- [Your goal]: Each record below needs to be written out exactly as it reads.

- [Data in this exercise]:
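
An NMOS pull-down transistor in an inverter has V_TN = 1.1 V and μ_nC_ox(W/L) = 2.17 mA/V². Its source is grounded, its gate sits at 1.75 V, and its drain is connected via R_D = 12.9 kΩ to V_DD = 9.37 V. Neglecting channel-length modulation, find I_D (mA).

I_D = 0.458 mA

V_GS = V_G = 1.75 V, so V_ov = 1.75 − 1.1 = 0.65 V.
Assume saturation: I_D = ½ k_n V_ov² = 0.5 × 2.17 × 0.65² = 0.458 mA, giving V_DS = V_DD − I_D R_D = 9.37 − 0.458 × 12.9 = 3.46 V.
V_DS = 3.46 V ≥ V_ov = 0.65 V, confirming saturation.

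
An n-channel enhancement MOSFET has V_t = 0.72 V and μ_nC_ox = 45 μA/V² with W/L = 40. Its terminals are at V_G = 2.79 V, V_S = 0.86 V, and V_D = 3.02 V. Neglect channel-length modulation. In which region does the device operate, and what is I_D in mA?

V_GS = V_G − V_S = 2.79 − 0.86 = 1.93 V; V_DS = V_D − V_S = 3.02 − 0.86 = 2.16 V.
k_n = μ_nC_ox · (W/L) = 1.8 mA/V².
V_ov = V_GS − V_t = 1.93 − 0.72 = 1.21 V.
Since V_DS = 2.16 V ≥ V_ov = 1.21 V, the device is in saturation.
I_D = ½ k_n V_ov² = 0.5 × 1.8 × 1.21² = 1.32 mA.

Saturation; I_D = 1.32 mA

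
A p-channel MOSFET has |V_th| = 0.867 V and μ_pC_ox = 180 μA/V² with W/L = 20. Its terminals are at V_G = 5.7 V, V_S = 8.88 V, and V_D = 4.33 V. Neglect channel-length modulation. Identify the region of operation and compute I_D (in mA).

Saturation; I_D = 9.63 mA

V_SG = V_S − V_G = 8.88 − 5.7 = 3.18 V; V_SD = V_S − V_D = 8.88 − 4.33 = 4.55 V.
k_p = μ_pC_ox · (W/L) = 3.6 mA/V².
V_ov = V_SG − |V_th| = 3.18 − 0.867 = 2.31 V.
Since V_SD = 4.55 V ≥ V_ov = 2.31 V, the device is in saturation.
I_D = ½ k_p V_ov² = 0.5 × 3.6 × 2.31² = 9.63 mA.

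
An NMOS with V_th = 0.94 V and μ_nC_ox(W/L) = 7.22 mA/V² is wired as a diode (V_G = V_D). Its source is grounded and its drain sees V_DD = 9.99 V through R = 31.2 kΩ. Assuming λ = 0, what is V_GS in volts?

V_GS = 1.22 V

With gate tied to drain, V_GS = V_DS ≥ V_GS − V_th, so the device is in saturation.
KCL at the drain: ½ k_n (V_GS − V_th)² = (V_DD − V_GS)/R.
Let x = V_GS − 0.94. Then 113 x² + x − 9.05 = 0, giving x = 0.279 V (positive root), so V_GS = 1.22 V.
I_D = (V_DD − V_GS)/R = (9.99 − 1.22) / 31.2 = 0.281 mA.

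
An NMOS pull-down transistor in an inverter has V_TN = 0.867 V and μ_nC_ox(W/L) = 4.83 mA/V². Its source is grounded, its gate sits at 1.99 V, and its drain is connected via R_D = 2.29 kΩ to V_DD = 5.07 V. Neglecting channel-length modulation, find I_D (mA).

V_GS = V_G = 1.99 V, so V_ov = 1.99 − 0.867 = 1.12 V.
Assume saturation: I_D = ½ k_n V_ov² = 0.5 × 4.83 × 1.12² = 3.05 mA, giving V_DS = V_DD − I_D R_D = 5.07 − 3.05 × 2.29 = -1.9 V.
But -1.9 V < V_ov = 1.12 V, so the device is actually in triode.
In triode I_D = k_n[V_ov V_DS − ½ V_DS²] and I_D = (V_DD − V_DS)/R_D. Equating: 5.53 V_DS² − 13.42 V_DS + 5.07 = 0, giving V_DS = 0.468 V (the root below V_ov).
I_D = (5.07 − 0.468) / 2.29 = 2.01 mA.

I_D = 2.01 mA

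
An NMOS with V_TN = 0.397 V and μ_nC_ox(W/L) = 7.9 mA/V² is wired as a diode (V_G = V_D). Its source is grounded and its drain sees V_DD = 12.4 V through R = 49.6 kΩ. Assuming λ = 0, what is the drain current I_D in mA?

With gate tied to drain, V_GS = V_DS ≥ V_GS − V_TN, so the device is in saturation.
KCL at the drain: ½ k_n (V_GS − V_TN)² = (V_DD − V_GS)/R.
Let x = V_GS − 0.397. Then 196 x² + x − 12 = 0, giving x = 0.245 V (positive root), so V_GS = 0.642 V.
I_D = (V_DD − V_GS)/R = (12.4 − 0.642) / 49.6 = 0.237 mA.

I_D = 0.237 mA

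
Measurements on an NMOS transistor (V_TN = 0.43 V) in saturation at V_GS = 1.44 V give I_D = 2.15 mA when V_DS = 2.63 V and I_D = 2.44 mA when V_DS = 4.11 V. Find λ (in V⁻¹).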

- [Response area]:
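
An NMOS pull-down transistor in an inverter has V_TN = 1.1 V and μ_nC_ox(W/L) = 2.17 mA/V². Its source is grounded, its gate sits at 1.75 V, and its drain is connected via R_D = 12.9 kΩ to V_DD = 9.37 V. Neglecting channel-length modulation, find I_D (mA).

I_D = 0.458 mA

V_GS = V_G = 1.75 V, so V_ov = 1.75 − 1.1 = 0.65 V.
Assume saturation: I_D = ½ k_n V_ov² = 0.5 × 2.17 × 0.65² = 0.458 mA, giving V_DS = V_DD − I_D R_D = 9.37 − 0.458 × 12.9 = 3.46 V.
V_DS = 3.46 V ≥ V_ov = 0.65 V, confirming saturation.

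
An n-channel enhancement MOSFET has V_t = 0.72 V and μ_nC_ox = 45 μA/V² with W/L = 40. Its terminals are at V_G = 2.79 V, V_S = 0.86 V, and V_D = 3.02 V. Neglect channel-length modulation. In which region does the device operate, and what is I_D in mA?

V_GS = V_G − V_S = 2.79 − 0.86 = 1.93 V; V_DS = V_D − V_S = 3.02 − 0.86 = 2.16 V.
k_n = μ_nC_ox · (W/L) = 1.8 mA/V².
V_ov = V_GS − V_t = 1.93 − 0.72 = 1.21 V.
Since V_DS = 2.16 V ≥ V_ov = 1.21 V, the device is in saturation.
I_D = ½ k_n V_ov² = 0.5 × 1.8 × 1.21² = 1.32 mA.

Saturation; I_D = 1.32 mA

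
A p-channel MOSFET has |V_th| = 0.867 V and μ_pC_ox = 180 μA/V² with W/L = 20. Its terminals are at V_G = 5.7 V, V_S = 8.88 V, and V_D = 4.33 V. Neglect channel-length modulation. Identify the region of operation and compute I_D (in mA).

Saturation; I_D = 9.63 mA

V_SG = V_S − V_G = 8.88 − 5.7 = 3.18 V; V_SD = V_S − V_D = 8.88 − 4.33 = 4.55 V.
k_p = μ_pC_ox · (W/L) = 3.6 mA/V².
V_ov = V_SG − |V_th| = 3.18 − 0.867 = 2.31 V.
Since V_SD = 4.55 V ≥ V_ov = 2.31 V, the device is in saturation.
I_D = ½ k_p V_ov² = 0.5 × 3.6 × 2.31² = 9.63 mA.

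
An NMOS with V_th = 0.94 V and μ_nC_ox(W/L) = 7.22 mA/V² is wired as a diode (V_G = V_D). Its source is grounded and its drain sees V_DD = 9.99 V through R = 31.2 kΩ. Assuming λ = 0, what is V_GS in volts?

V_GS = 1.22 V

With gate tied to drain, V_GS = V_DS ≥ V_GS − V_th, so the device is in saturation.
KCL at the drain: ½ k_n (V_GS − V_th)² = (V_DD − V_GS)/R.
Let x = V_GS − 0.94. Then 113 x² + x − 9.05 = 0, giving x = 0.279 V (positive root), so V_GS = 1.22 V.
I_D = (V_DD − V_GS)/R = (9.99 − 1.22) / 31.2 = 0.281 mA.

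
An NMOS pull-down transistor in an inverter has V_TN = 0.867 V and μ_nC_ox(W/L) = 4.83 mA/V². Its source is grounded, its gate sits at 1.99 V, and its drain is connected via R_D = 2.29 kΩ to V_DD = 5.07 V. Neglecting channel-length modulation, find I_D (mA).

V_GS = V_G = 1.99 V, so V_ov = 1.99 − 0.867 = 1.12 V.
Assume saturation: I_D = ½ k_n V_ov² = 0.5 × 4.83 × 1.12² = 3.05 mA, giving V_DS = V_DD − I_D R_D = 5.07 − 3.05 × 2.29 = -1.9 V.
But -1.9 V < V_ov = 1.12 V, so the device is actually in triode.
In triode I_D = k_n[V_ov V_DS − ½ V_DS²] and I_D = (V_DD − V_DS)/R_D. Equating: 5.53 V_DS² − 13.42 V_DS + 5.07 = 0, giving V_DS = 0.468 V (the root below V_ov).
I_D = (5.07 − 0.468) / 2.29 = 2.01 mA.

I_D = 2.01 mA

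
An NMOS with V_TN = 0.397 V and μ_nC_ox(W/L) = 7.9 mA/V² is wired as a diode (V_G = V_D). Its source is grounded and its drain sees V_DD = 12.4 V through R = 49.6 kΩ. Assuming λ = 0, what is the drain current I_D in mA?

With gate tied to drain, V_GS = V_DS ≥ V_GS − V_TN, so the device is in saturation.
KCL at the drain: ½ k_n (V_GS − V_TN)² = (V_DD − V_GS)/R.
Let x = V_GS − 0.397. Then 196 x² + x − 12 = 0, giving x = 0.245 V (positive root), so V_GS = 0.642 V.
I_D = (V_DD − V_GS)/R = (12.4 − 0.642) / 49.6 = 0.237 mA.

I_D = 0.237 mA

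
Measurements on an NMOS transistor (V_TN = 0.43 V) in saturation at V_GS = 1.44 V give I_D = 2.15 mA when V_DS = 2.63 V and I_D = 2.44 mA when V_DS = 4.11 V. Find λ (in V⁻¹).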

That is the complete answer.